- [EXERCISE PROMPT]: What is needed is every line of the data that includes the word "distance". Please copy each one.

- [Stored items]:
--- --- ---

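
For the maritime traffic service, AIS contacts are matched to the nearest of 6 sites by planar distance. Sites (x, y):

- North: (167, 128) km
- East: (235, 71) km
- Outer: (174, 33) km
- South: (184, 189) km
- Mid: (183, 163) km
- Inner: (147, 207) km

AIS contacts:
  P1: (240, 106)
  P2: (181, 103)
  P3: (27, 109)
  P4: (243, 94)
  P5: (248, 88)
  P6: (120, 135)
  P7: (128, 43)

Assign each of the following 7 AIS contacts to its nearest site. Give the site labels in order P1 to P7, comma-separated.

East, North, North, East, East, North, Outer

P1 → East (d²=1250.00)
P2 → North (d²=821.00)
P3 → North (d²=19961.00)
P4 → East (d²=593.00)
P5 → East (d²=458.00)
P6 → North (d²=2258.00)
P7 → Outer (d²=2216.00)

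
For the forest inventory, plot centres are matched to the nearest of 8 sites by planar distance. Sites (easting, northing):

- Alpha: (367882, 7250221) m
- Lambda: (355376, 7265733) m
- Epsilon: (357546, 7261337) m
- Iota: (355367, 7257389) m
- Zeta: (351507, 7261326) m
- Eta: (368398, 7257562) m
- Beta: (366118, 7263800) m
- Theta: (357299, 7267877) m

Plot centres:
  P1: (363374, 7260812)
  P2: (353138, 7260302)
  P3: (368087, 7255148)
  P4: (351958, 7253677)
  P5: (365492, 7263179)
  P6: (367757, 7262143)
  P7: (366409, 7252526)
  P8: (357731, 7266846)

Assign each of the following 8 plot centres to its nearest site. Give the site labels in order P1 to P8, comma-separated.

Beta, Zeta, Eta, Iota, Beta, Beta, Alpha, Theta

P1 → Beta (d²=16457680.00)
P2 → Zeta (d²=3708737.00)
P3 → Eta (d²=5924117.00)
P4 → Iota (d²=25400225.00)
P5 → Beta (d²=777517.00)
P6 → Beta (d²=5431970.00)
P7 → Alpha (d²=7482754.00)
P8 → Theta (d²=1249585.00)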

--- --- ---

- [EXERCISE ANSWER]:
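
For the maritime traffic service, AIS contacts are matched to the nearest of 6 sites by planar distance. Sites (x, y):
For the forest inventory, plot centres are matched to the nearest of 8 sites by planar distance. Sites (easting, northing):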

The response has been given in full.